◆ GIVEN DATA ◆
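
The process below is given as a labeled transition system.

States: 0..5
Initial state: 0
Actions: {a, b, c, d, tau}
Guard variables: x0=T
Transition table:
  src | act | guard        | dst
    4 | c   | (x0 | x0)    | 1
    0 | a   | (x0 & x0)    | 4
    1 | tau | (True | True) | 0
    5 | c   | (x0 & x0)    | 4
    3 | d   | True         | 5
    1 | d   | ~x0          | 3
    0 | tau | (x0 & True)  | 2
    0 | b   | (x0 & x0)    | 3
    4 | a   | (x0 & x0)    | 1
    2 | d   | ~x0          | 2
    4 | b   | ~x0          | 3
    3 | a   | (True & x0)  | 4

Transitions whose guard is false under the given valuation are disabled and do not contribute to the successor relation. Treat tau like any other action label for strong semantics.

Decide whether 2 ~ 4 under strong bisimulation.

Compute ~ classes (split until stable):
  P[0] = {{0,1,2,3,4,5}}
  P[1] = {{0},{1},{2},{3},{4},{5}}
Fixed point at round 2; 6 class(es).
[2]={2}  [4]={4}

Answer: NOT BISIMILAR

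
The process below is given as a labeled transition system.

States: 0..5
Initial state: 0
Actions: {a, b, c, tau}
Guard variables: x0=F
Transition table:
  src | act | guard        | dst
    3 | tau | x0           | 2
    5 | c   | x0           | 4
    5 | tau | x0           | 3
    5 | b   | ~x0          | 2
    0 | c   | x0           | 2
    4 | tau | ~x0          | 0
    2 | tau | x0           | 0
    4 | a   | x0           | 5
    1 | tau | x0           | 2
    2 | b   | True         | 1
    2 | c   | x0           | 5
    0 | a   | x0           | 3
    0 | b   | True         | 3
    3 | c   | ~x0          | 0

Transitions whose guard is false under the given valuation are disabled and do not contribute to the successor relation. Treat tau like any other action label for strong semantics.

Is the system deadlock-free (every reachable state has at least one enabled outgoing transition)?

Answer: DEADLOCK-FREE

Working:
Reach set: {0,3}
  0: b→3  [1 out]
  3: c→0  [1 out]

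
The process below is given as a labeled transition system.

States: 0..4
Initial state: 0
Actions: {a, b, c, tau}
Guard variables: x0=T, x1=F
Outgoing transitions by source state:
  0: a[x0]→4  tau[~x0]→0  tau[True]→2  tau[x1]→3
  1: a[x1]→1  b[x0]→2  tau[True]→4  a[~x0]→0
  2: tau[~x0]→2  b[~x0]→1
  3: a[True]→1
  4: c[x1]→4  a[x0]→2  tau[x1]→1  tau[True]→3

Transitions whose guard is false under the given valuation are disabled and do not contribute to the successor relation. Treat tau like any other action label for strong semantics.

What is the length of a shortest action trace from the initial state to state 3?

Answer: 2

Working:
BFS to 3:
  Layer 0: {0}
  Layer 1: {2,4}
  Layer 2: {3}
3 enters at depth 2; path a·tau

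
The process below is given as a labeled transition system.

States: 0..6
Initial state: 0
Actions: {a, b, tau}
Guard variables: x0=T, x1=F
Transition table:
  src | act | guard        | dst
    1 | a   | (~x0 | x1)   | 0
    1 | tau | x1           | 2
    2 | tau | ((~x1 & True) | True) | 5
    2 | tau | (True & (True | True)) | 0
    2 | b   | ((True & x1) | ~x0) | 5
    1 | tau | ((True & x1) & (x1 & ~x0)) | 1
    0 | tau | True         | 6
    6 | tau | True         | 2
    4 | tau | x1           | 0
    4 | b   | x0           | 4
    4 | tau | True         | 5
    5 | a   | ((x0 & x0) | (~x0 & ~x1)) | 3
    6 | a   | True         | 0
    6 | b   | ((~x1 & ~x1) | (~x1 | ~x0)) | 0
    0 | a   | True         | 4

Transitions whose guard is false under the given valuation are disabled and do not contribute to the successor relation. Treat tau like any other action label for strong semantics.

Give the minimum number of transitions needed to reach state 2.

Breadth-first toward 2:
  L0 = {0}
  L1 = {4,6}
  L2 = {2,5}
first hit 2 at d=2 via tau·tau

Answer: 2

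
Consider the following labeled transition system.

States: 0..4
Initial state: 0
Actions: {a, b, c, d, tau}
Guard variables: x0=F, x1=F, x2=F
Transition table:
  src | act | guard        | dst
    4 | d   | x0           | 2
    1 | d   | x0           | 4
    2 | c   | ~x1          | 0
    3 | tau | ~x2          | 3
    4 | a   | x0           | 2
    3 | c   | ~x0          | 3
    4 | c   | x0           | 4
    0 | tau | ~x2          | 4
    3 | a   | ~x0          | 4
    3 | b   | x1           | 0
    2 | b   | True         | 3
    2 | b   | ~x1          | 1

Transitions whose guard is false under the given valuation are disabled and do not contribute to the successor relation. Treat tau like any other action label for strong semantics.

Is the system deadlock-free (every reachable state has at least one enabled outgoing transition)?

Answer: DEADLOCK at state 4

Working:
Reach set: {0,4}
  0: tau→4  [1 out]
  4: ∅  [deadlock]
Path to 4: tau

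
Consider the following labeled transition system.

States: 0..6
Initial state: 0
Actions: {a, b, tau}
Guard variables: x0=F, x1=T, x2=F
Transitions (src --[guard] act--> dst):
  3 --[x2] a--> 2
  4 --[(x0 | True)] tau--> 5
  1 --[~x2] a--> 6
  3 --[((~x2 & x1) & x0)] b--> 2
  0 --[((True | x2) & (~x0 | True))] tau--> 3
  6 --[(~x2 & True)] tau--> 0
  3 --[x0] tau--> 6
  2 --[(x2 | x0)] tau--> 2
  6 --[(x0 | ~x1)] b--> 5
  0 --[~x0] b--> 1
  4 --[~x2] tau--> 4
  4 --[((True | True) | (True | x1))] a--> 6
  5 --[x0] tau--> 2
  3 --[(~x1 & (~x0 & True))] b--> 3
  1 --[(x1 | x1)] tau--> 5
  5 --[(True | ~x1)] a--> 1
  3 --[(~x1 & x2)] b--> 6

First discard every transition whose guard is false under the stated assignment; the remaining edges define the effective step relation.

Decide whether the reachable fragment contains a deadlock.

Answer: DEADLOCK at state 3

Working:
Reachable = {0,1,3,5,6}
  0: b→1  tau→3  [2 out]
  1: a→6  tau→5  [2 out]
  3: ∅  [deadlock]
  5: a→1  [1 out]
  6: tau→0  [1 out]
witness 3: tau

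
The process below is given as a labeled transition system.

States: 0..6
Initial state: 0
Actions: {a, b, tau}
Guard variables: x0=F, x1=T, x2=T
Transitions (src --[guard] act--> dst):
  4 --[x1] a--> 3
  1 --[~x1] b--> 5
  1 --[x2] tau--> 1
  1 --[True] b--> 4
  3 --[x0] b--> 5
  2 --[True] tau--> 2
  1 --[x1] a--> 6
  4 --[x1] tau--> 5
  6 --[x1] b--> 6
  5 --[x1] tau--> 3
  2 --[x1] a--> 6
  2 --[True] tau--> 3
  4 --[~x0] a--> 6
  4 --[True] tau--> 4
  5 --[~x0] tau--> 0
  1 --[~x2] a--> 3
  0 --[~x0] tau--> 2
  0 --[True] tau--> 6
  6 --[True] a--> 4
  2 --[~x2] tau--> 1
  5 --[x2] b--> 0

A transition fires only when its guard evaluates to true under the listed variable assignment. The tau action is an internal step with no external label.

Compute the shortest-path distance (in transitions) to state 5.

Breadth-first toward 5:
  L0 = {0}
  L1 = {2,6}
  L2 = {3,4}
  L3 = {5}
5 enters at depth 3; path tau·a·tau

Answer: 3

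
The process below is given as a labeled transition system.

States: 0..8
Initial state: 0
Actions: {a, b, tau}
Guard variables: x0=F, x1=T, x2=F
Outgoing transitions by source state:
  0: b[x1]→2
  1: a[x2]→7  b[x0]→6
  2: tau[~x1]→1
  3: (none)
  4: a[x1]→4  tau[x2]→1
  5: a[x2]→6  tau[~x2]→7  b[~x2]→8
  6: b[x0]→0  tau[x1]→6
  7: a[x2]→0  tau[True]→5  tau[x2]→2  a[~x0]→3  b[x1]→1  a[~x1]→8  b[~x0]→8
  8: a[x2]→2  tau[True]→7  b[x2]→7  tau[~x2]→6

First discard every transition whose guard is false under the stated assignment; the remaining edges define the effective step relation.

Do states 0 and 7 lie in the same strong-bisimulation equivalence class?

Answer: NOT BISIMILAR

Trace:
Refine partition for ~:
  round 0: {{0,1,2,3,4,5,6,7,8}}
  round 1: {{0},{1,2,3},{4},{5},{6,8},{7}}
  round 2: {{0},{1,2,3},{4},{5},{6},{7},{8}}
Fixed point at round 3; 7 class(es).
0∈{0}, 7∈{7}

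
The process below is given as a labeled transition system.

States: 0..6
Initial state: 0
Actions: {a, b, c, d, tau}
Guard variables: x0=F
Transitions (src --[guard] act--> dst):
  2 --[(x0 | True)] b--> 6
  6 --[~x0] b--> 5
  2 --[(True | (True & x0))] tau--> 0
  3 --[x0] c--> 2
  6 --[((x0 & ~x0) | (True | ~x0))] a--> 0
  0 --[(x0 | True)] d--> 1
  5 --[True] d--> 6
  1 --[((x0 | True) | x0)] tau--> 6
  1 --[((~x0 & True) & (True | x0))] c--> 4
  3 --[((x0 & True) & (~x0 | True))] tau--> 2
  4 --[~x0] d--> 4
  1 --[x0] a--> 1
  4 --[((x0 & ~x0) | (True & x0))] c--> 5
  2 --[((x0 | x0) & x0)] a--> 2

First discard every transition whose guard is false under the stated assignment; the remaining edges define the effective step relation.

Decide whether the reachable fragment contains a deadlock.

Answer: DEADLOCK-FREE

Trace:
Reachable = {0,1,4,5,6}
  0: d→1  [1 out]
  1: c→4  tau→6  [2 out]
  4: d→4  [1 out]
  5: d→6  [1 out]
  6: a→0  b→5  [2 out]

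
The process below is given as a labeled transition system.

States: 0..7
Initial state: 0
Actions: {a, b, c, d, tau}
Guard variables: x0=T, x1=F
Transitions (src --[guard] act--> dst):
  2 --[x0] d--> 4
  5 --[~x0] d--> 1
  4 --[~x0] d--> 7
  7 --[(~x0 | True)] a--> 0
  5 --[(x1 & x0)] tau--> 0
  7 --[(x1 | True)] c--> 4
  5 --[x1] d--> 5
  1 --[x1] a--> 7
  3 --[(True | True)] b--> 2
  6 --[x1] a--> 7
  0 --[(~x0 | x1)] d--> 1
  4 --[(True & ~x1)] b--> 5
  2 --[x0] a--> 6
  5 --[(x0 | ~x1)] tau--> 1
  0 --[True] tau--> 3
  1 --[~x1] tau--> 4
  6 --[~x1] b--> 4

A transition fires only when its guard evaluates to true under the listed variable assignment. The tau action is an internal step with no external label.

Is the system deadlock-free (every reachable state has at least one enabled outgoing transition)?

Reach set: {0,1,2,3,4,5,6}
  0: tau→3  [1 exit(s)]
  1: tau→4  [1 exit(s)]
  2: a→6  d→4  [2 exit(s)]
  3: b→2  [1 exit(s)]
  4: b→5  [1 exit(s)]
  5: tau→1  [1 exit(s)]
  6: b→4  [1 exit(s)]

Answer: DEADLOCK-FREE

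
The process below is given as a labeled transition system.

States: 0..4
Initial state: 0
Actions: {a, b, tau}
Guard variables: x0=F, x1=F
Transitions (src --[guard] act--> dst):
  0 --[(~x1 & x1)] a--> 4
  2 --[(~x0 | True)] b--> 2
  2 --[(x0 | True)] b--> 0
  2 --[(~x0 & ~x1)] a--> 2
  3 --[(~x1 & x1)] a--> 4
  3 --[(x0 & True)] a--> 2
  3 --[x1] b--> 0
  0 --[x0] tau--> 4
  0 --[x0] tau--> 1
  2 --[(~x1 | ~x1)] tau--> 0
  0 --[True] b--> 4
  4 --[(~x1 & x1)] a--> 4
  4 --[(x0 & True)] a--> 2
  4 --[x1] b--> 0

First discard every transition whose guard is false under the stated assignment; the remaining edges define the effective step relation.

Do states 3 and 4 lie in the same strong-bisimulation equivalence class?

Refine partition for ~:
  π0 = {{0,1,2,3,4}}
  π1 = {{0},{1,3,4},{2}}
Fixed point at round 2; 3 class(es).
class of 3: {1,3,4}; class of 4: {1,3,4}

Answer: BISIMILAR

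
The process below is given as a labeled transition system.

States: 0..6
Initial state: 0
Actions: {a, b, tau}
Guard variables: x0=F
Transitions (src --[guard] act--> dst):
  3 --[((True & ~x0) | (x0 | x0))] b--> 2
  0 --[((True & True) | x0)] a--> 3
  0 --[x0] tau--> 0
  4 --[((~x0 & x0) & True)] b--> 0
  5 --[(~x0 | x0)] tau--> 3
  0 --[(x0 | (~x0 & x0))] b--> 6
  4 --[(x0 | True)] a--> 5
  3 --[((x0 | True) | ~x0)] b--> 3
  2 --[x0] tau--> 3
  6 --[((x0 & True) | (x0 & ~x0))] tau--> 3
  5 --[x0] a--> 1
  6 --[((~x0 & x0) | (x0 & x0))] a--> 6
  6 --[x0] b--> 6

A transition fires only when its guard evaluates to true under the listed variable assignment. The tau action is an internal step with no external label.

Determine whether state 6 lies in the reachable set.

Guard filter leaves 5 enabled edge(s).
Layer 0: {0}
Layer 1: {3}  total {0,3}
Layer 2: {2}  total {0,2,3}
Reach set: {0,2,3}

Answer: UNREACHABLE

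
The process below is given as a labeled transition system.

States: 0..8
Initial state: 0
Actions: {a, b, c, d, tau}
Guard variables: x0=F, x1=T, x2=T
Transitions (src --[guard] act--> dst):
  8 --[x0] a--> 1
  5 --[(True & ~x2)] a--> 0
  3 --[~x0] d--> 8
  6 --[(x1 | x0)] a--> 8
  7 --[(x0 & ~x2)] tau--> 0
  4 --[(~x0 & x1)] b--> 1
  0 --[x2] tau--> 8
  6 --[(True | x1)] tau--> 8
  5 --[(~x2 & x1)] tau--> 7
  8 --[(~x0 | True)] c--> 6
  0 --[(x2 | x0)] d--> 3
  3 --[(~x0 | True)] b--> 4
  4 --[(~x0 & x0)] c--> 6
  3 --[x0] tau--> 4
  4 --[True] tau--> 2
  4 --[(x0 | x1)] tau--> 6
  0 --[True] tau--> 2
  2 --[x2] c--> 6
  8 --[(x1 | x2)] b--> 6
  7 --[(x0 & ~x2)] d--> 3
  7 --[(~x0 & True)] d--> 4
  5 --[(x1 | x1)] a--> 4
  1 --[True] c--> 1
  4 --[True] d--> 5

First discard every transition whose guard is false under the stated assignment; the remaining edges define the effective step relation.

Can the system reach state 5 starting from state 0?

Answer: REACHABLE

Trace:
17 transition(s) survive guard evaluation.
L0 = {0}
L1 = {2,3,8}  now seen {0,2,3,8}
L2 = {4,6}  now seen {0,2,3,4,6,8}
L3 = {1,5}  now seen {0,1,2,3,4,5,6,8}
Reachable = {0,1,2,3,4,5,6,8}
Path to 5: d·b·d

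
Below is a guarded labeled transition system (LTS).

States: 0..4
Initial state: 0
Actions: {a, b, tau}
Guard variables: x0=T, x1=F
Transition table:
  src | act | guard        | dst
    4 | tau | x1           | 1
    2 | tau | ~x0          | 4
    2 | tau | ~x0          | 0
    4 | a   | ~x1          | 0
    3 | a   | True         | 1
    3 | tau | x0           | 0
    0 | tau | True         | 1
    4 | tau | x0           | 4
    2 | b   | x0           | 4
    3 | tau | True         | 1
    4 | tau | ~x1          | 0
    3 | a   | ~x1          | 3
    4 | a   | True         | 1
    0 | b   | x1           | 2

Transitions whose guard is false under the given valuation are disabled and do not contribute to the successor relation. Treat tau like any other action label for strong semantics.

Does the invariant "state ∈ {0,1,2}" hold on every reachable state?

Inv-set: {0,1,2}
R = {0,1}
  0: safe
  1: safe

Answer: INVARIANT HOLDS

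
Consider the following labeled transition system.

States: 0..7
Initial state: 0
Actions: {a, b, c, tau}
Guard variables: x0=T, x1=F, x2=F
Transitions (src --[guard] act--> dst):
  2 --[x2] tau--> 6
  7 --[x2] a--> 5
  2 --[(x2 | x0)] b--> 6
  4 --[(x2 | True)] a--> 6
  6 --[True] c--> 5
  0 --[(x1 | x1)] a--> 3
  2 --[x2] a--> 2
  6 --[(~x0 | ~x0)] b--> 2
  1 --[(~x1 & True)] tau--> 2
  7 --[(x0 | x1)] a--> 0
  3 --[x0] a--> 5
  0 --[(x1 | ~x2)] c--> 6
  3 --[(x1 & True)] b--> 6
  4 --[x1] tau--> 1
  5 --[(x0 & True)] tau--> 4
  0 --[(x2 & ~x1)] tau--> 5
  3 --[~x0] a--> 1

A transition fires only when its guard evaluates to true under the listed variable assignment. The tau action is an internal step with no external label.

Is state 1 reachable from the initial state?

Answer: UNREACHABLE

Trace:
Guard filter leaves 8 enabled edge(s).
L0 = {0}
L1 = {6}  now seen {0,6}
L2 = {5}  now seen {0,5,6}
L3 = {4}  now seen {0,4,5,6}
R = {0,4,5,6}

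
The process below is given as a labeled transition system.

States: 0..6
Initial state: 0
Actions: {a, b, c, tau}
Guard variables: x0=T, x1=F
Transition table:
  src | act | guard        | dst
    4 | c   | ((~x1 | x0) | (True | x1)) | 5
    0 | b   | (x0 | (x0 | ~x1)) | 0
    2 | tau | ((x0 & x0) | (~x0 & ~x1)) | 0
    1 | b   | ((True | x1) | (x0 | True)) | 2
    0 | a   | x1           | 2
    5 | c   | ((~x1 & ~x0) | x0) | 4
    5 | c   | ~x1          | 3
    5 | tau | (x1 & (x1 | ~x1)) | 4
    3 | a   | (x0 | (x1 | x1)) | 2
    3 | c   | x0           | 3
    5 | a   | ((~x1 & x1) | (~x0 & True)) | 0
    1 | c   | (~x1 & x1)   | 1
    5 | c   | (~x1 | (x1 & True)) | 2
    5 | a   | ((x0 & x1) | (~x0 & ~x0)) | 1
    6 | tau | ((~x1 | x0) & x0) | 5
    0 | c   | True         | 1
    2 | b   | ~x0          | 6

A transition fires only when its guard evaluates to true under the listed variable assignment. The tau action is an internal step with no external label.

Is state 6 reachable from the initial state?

11 transition(s) survive guard evaluation.
L0 = {0}
L1 = {1}  now seen {0,1}
L2 = {2}  now seen {0,1,2}
Reachable = {0,1,2}

Answer: UNREACHABLE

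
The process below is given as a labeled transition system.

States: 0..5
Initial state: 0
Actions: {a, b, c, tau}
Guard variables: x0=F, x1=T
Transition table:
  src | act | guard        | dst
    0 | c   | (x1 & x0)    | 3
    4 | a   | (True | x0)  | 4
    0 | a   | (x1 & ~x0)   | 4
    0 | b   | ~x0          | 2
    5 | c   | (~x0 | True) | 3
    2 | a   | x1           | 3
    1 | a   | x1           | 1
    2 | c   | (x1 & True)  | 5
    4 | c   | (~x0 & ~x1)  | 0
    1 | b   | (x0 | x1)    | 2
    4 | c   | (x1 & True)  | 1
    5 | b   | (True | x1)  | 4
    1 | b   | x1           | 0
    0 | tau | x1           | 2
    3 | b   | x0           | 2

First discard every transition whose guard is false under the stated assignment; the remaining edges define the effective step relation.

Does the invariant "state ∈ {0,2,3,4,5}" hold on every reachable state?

Inv-set: {0,2,3,4,5}
R = {0,1,2,3,4,5}
  0: safe
  1: outside
  2: safe
  3: safe
  4: safe
  5: safe
reach 1 via a·c — violates

Answer: INVARIANT VIOLATED at state 1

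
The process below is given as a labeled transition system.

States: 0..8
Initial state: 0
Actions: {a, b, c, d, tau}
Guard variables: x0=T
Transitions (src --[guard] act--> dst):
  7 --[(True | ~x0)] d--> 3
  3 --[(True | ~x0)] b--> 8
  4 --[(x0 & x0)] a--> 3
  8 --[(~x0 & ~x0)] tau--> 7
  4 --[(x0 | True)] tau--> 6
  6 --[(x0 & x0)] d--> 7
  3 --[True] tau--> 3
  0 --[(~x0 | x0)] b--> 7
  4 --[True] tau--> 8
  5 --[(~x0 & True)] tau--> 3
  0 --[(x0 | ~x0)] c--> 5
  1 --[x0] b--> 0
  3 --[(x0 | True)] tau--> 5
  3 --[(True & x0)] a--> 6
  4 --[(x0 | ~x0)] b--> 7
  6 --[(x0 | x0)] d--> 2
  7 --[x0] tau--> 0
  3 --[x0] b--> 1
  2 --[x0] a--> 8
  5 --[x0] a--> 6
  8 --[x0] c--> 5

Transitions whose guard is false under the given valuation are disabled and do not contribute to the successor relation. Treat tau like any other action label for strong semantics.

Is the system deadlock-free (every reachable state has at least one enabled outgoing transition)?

Reachable = {0,1,2,3,5,6,7,8}
  0: b→7  c→5  [2 out]
  1: b→0  [1 out]
  2: a→8  [1 out]
  3: a→6  b→1  b→8  tau→3  tau→5  [5 out]
  5: a→6  [1 out]
  6: d→2  d→7  [2 out]
  7: d→3  tau→0  [2 out]
  8: c→5  [1 out]

Answer: DEADLOCK-FREE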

◆ ACTION ITEM ◆
With the line containing "7 --[x0] tau--> 0" as the start and the last line of the listing as the end, restate that stretch word for word and nothing else.

◆ EXERCISE RESPONSE ◆
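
  7 --[x0] tau--> 0
  3 --[x0] b--> 1
  2 --[x0] a--> 8
  5 --[x0] a--> 6
  8 --[x0] c--> 5

Transitions whose guard is false under the given valuation are disabled and do not contribute to the successor relation. Treat tau like any other action label for strong semantics.

Is the system deadlock-free (every reachable state has at least one enabled outgoing transition)?

Reachable = {0,1,2,3,5,6,7,8}
  0: b→7  c→5  [2 out]
  1: b→0  [1 out]
  2: a→8  [1 out]
  3: a→6  b→1  b→8  tau→3  tau→5  [5 out]
  5: a→6  [1 out]
  6: d→2  d→7  [2 out]
  7: d→3  tau→0  [2 out]
  8: c→5  [1 out]

Answer: DEADLOCK-FREE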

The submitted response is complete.